What to do
Search the material below for the string "addition". Return every line that holds it.

Given information

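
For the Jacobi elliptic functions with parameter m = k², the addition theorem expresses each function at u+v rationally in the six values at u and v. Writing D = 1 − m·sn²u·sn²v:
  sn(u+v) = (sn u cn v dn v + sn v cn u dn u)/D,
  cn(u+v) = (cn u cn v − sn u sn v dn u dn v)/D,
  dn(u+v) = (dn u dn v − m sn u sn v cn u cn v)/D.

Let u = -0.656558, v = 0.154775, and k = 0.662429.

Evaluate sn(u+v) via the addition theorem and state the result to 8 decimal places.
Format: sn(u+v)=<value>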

Answer to the exercise
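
For the Jacobi elliptic functions with parameter m = k², the addition theorem expresses each function at u+v rationally in the six values at u and v. Writing D = 1 − m·sn²u·sn²v:
Evaluate sn(u+v) via the addition theorem and state the result to 8 decimal places.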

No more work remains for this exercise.